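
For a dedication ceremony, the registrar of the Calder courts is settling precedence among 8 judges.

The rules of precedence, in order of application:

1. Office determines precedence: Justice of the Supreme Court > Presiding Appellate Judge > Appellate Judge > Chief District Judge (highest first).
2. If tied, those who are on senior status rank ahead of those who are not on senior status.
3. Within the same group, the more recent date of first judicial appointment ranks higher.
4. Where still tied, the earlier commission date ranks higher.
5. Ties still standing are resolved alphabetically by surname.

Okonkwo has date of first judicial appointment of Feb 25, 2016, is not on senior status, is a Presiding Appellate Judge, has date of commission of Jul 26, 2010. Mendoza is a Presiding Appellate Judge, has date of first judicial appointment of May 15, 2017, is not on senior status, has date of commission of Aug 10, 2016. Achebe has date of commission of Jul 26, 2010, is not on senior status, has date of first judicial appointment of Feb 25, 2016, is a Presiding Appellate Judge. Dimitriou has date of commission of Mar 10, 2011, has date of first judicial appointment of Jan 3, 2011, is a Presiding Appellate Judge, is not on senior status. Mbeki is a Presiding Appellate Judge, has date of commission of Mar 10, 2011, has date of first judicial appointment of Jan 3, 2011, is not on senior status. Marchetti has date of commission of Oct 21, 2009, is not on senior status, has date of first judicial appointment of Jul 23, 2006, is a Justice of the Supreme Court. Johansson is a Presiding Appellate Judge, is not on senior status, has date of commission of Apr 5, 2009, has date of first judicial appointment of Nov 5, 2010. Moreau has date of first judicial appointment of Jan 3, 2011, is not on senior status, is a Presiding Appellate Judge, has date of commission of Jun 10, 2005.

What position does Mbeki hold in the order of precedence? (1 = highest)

7

By office: Marchetti (Justice of the Supreme Court); then Mendoza, Achebe, Okonkwo, Moreau, Dimitriou, Mbeki and Johansson (Presiding Appellate Judge).
Mendoza, Achebe, Okonkwo, Moreau, Dimitriou, Mbeki and Johansson are each not on senior status, so the next rule applies.
Among Mendoza, Achebe, Okonkwo, Moreau, Dimitriou, Mbeki and Johansson, by date of first judicial appointment (later first): Mendoza (May 15, 2017) before Achebe and Okonkwo (Feb 25, 2016) before Moreau, Dimitriou and Mbeki (Jan 3, 2011) before Johansson (Nov 5, 2010).
Achebe and Okonkwo both have date of commission Jul 26, 2010, so the next rule applies.
Among Achebe and Okonkwo, alphabetically by surname: Achebe before Okonkwo.
Among Moreau, Dimitriou and Mbeki, by date of commission (earlier first): Moreau (Jun 10, 2005) before Dimitriou and Mbeki (Mar 10, 2011).
Among Dimitriou and Mbeki, alphabetically by surname: Dimitriou before Mbeki.
Order: Marchetti, Mendoza, Achebe, Okonkwo, Moreau, Dimitriou, Mbeki, Johansson. So position 7.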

## REQUIRED WORK
Word for word, set down all of the records above.

## RESULT OF THE TASK
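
For a dedication ceremony, the registrar of the Calder courts is settling precedence among 8 judges.

The rules of precedence, in order of application:

1. Office determines precedence: Justice of the Supreme Court > Presiding Appellate Judge > Appellate Judge > Chief District Judge (highest first).
2. If tied, those who are on senior status rank ahead of those who are not on senior status.
3. Within the same group, the more recent date of first judicial appointment ranks higher.
4. Where still tied, the earlier commission date ranks higher.
5. Ties still standing are resolved alphabetically by surname.

Okonkwo has date of first judicial appointment of Feb 25, 2016, is not on senior status, is a Presiding Appellate Judge, has date of commission of Jul 26, 2010. Mendoza is a Presiding Appellate Judge, has date of first judicial appointment of May 15, 2017, is not on senior status, has date of commission of Aug 10, 2016. Achebe has date of commission of Jul 26, 2010, is not on senior status, has date of first judicial appointment of Feb 25, 2016, is a Presiding Appellate Judge. Dimitriou has date of commission of Mar 10, 2011, has date of first judicial appointment of Jan 3, 2011, is a Presiding Appellate Judge, is not on senior status. Mbeki is a Presiding Appellate Judge, has date of commission of Mar 10, 2011, has date of first judicial appointment of Jan 3, 2011, is not on senior status. Marchetti has date of commission of Oct 21, 2009, is not on senior status, has date of first judicial appointment of Jul 23, 2006, is a Justice of the Supreme Court. Johansson is a Presiding Appellate Judge, is not on senior status, has date of commission of Apr 5, 2009, has date of first judicial appointment of Nov 5, 2010. Moreau has date of first judicial appointment of Jan 3, 2011, is not on senior status, is a Presiding Appellate Judge, has date of commission of Jun 10, 2005.

What position does Mbeki hold in the order of precedence? (1 = highest)

7

By office: Marchetti (Justice of the Supreme Court); then Mendoza, Achebe, Okonkwo, Moreau, Dimitriou, Mbeki and Johansson (Presiding Appellate Judge).
Mendoza, Achebe, Okonkwo, Moreau, Dimitriou, Mbeki and Johansson are each not on senior status, so the next rule applies.
Among Mendoza, Achebe, Okonkwo, Moreau, Dimitriou, Mbeki and Johansson, by date of first judicial appointment (later first): Mendoza (May 15, 2017) before Achebe and Okonkwo (Feb 25, 2016) before Moreau, Dimitriou and Mbeki (Jan 3, 2011) before Johansson (Nov 5, 2010).
Achebe and Okonkwo both have date of commission Jul 26, 2010, so the next rule applies.
Among Achebe and Okonkwo, alphabetically by surname: Achebe before Okonkwo.
Among Moreau, Dimitriou and Mbeki, by date of commission (earlier first): Moreau (Jun 10, 2005) before Dimitriou and Mbeki (Mar 10, 2011).
Among Dimitriou and Mbeki, alphabetically by surname: Dimitriou before Mbeki.
Order: Marchetti, Mendoza, Achebe, Okonkwo, Moreau, Dimitriou, Mbeki, Johansson. So position 7.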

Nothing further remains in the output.